◆ **How to complete this task**
Line for line, the listing below is to be transcribed exactly.
☆ ☆ ☆ ☆ ☆
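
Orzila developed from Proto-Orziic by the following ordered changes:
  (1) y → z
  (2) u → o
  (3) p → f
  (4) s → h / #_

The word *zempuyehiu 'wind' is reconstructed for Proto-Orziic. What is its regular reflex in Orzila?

Orzila: start from *zempuyehiu.
  rule 1 (unconditioned shift): zempuyehiu → zempuzehiu
  rule 2 (vowel merger): zempuzehiu → zempozehio
  rule 3 (unconditioned shift): zempozehio → zemfozehio
  rule 4: no change — zemfozehio
  ⇒ Orzila zemfozehio

zemfozehio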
☆ ☆ ☆ ☆ ☆
◆ **Response to the exercise**
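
Orzila developed from Proto-Orziic by the following ordered changes:
  (1) y → z
  (2) u → o
  (3) p → f
  (4) s → h / #_

The word *zempuyehiu 'wind' is reconstructed for Proto-Orziic. What is its regular reflex in Orzila?

Orzila: start from *zempuyehiu.
  rule 1 (unconditioned shift): zempuyehiu → zempuzehiu
  rule 2 (vowel merger): zempuzehiu → zempozehio
  rule 3 (unconditioned shift): zempozehio → zemfozehio
  rule 4: no change — zemfozehio
  ⇒ Orzila zemfozehio

zemfozehio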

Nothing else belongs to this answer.